*** EXERCISE DATA ***

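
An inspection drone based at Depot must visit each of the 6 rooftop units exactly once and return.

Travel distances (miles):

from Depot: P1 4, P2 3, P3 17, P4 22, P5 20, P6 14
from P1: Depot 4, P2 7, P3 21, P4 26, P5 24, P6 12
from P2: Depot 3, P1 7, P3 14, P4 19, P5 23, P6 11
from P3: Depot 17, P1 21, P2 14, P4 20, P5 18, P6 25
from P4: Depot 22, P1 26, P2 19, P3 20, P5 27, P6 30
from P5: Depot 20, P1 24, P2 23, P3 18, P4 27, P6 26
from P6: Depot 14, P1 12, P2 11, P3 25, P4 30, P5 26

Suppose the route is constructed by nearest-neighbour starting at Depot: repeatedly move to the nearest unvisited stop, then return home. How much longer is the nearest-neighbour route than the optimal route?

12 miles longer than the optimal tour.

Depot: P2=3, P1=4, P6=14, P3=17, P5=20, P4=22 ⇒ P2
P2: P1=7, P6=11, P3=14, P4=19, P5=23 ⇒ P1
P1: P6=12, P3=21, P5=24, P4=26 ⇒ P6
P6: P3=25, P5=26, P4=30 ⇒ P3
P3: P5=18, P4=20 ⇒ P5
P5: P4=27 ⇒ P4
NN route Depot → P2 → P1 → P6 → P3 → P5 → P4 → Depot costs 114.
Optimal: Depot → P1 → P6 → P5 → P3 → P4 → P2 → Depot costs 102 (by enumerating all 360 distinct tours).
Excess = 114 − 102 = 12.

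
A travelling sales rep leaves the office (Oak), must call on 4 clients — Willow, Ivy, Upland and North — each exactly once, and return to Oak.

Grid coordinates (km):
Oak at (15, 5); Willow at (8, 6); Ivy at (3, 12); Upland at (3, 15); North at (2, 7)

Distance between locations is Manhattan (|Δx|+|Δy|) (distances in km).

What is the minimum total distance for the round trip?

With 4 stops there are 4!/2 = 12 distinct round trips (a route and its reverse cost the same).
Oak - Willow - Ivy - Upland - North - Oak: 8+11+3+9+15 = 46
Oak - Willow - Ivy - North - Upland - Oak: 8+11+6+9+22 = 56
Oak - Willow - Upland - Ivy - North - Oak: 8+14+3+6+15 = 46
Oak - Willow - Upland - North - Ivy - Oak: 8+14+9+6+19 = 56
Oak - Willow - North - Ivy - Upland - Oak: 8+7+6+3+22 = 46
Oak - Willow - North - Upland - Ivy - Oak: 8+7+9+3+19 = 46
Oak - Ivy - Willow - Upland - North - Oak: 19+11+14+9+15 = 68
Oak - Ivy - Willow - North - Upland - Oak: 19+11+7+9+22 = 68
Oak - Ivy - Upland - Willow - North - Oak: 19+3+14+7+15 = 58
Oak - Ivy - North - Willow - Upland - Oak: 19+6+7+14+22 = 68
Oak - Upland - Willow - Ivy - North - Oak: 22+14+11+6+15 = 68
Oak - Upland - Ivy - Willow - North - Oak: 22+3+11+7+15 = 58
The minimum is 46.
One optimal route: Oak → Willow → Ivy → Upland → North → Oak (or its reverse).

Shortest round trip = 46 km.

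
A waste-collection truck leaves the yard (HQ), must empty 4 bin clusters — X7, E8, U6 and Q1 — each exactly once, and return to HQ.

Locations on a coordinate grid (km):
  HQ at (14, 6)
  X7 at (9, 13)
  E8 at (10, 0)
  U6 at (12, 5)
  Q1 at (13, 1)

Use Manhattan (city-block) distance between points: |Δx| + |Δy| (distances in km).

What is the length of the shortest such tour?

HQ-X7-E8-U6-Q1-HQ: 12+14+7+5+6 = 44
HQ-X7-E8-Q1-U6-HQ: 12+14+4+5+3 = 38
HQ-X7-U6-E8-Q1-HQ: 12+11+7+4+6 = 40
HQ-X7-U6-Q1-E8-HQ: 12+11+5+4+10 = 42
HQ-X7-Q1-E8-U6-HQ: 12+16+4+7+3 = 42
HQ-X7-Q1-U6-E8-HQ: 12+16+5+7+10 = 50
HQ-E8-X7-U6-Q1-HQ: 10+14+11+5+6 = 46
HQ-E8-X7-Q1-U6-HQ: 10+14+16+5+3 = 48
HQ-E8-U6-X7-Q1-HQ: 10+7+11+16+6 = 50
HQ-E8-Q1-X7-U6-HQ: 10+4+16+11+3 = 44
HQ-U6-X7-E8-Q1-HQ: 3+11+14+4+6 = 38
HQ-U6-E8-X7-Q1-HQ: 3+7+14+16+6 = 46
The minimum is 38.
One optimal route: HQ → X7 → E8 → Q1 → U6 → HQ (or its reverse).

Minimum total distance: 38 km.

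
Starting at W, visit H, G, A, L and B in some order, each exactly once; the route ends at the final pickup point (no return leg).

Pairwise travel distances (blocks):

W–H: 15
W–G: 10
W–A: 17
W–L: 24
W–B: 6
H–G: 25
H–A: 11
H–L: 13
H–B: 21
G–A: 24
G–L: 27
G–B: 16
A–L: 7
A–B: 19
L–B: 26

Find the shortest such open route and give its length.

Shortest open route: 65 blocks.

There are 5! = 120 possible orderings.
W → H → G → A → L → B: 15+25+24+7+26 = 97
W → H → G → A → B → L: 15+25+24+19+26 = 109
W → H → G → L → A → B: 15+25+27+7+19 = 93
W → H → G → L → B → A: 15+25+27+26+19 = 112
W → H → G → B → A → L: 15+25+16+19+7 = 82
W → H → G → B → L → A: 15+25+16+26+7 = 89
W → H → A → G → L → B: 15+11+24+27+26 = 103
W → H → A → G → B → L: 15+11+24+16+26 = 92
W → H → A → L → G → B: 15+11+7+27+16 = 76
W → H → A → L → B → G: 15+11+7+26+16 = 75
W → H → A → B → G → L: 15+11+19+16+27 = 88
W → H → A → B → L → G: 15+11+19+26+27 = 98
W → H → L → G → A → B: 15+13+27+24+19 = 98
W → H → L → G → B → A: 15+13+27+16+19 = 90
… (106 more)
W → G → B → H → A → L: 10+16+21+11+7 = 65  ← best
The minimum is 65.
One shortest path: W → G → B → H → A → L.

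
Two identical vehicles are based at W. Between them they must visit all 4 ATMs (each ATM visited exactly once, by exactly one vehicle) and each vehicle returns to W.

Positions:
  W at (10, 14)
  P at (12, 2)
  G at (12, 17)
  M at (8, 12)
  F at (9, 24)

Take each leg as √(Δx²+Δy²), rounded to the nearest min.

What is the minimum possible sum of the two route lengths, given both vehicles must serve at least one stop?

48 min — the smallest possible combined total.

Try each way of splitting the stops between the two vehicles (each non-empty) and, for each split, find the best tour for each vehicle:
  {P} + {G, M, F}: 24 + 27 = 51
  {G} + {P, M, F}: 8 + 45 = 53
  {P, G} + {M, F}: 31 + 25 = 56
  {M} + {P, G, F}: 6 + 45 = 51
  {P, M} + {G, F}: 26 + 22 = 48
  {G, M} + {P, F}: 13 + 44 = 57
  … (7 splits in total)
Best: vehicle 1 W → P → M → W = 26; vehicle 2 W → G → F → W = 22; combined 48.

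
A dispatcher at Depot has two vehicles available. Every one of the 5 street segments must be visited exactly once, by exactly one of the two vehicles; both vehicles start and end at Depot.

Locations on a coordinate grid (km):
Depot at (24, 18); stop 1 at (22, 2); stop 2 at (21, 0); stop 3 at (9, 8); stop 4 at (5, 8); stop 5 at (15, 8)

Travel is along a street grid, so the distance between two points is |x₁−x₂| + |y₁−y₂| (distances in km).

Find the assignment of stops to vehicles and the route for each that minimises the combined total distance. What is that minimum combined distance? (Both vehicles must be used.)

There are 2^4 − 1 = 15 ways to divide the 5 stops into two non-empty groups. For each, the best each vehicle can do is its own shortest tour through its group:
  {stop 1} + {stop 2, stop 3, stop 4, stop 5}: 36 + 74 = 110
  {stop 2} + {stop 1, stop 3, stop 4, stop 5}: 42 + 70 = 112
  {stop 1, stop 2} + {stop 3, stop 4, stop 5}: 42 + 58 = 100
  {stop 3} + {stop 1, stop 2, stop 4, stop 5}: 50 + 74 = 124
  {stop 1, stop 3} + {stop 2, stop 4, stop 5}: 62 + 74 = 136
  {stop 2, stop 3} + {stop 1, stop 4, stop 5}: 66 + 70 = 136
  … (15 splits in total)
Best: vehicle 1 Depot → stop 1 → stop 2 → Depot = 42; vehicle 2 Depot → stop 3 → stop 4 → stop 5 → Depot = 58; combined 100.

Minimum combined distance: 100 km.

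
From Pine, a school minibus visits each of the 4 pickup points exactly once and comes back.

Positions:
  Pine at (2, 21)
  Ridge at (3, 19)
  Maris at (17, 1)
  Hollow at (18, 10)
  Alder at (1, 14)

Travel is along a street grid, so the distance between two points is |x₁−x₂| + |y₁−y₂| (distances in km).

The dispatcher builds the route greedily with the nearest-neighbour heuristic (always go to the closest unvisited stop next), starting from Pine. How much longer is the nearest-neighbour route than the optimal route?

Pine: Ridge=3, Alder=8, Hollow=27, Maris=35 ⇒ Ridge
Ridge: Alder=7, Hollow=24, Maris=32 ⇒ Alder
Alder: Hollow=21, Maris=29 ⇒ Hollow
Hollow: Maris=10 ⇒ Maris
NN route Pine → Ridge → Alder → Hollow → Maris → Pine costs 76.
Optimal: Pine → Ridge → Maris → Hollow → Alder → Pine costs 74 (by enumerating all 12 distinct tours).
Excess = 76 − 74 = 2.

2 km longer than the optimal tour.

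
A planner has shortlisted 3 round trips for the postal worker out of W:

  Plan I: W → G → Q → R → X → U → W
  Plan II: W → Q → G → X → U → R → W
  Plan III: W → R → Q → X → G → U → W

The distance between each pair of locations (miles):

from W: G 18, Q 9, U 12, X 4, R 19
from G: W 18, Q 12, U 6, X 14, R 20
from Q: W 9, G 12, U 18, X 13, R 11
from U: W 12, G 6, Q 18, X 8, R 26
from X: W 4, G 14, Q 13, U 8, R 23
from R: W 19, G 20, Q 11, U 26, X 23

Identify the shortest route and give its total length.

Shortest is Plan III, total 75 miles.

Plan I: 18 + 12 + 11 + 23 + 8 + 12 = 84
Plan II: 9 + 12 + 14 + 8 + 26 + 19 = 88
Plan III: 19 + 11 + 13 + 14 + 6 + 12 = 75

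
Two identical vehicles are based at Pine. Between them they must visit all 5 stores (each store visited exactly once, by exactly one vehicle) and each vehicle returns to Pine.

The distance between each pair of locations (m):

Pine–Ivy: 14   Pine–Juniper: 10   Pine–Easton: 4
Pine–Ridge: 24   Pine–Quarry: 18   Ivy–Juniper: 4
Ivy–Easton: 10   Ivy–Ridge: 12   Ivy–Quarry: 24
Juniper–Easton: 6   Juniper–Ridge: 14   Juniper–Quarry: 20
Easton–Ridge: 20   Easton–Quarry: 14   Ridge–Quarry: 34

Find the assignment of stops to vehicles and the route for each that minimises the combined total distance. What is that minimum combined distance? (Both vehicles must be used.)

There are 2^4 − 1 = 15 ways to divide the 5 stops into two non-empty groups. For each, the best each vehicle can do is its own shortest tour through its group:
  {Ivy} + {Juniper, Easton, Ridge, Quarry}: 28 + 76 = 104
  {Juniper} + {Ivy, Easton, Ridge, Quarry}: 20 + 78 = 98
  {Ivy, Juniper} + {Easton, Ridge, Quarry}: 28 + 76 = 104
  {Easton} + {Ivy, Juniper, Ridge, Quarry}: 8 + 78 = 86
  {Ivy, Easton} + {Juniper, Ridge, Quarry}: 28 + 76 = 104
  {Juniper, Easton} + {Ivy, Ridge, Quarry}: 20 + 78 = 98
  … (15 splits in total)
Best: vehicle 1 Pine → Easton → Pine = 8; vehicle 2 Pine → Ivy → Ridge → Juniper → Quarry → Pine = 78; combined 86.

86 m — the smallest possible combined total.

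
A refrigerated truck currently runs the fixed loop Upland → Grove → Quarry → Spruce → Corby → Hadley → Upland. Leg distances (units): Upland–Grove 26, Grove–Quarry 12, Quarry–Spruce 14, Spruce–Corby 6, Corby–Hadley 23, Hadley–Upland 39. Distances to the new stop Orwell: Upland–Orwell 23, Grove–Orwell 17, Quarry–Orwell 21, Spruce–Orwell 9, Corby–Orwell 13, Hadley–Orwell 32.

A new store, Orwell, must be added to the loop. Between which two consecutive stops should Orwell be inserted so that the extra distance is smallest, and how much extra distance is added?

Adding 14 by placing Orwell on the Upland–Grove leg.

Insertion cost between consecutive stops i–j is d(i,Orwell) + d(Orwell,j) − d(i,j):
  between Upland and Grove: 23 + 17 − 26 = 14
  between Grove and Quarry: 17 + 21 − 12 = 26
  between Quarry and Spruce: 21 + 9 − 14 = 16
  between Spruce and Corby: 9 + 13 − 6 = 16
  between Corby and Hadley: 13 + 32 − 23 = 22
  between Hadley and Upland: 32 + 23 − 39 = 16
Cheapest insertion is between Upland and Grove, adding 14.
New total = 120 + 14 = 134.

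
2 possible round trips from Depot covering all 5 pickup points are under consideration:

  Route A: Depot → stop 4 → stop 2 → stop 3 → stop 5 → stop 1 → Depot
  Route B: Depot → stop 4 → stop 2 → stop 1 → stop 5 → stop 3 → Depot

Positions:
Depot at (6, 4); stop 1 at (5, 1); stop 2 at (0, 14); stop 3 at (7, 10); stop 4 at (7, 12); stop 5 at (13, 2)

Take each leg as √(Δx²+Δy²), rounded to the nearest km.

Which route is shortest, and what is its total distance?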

*** End of EXERCISE DATA ***

### TASK DETAILS
Exactly one number is the answer: how many lines of the entries contain the string "they".

### ANSWER BOX
2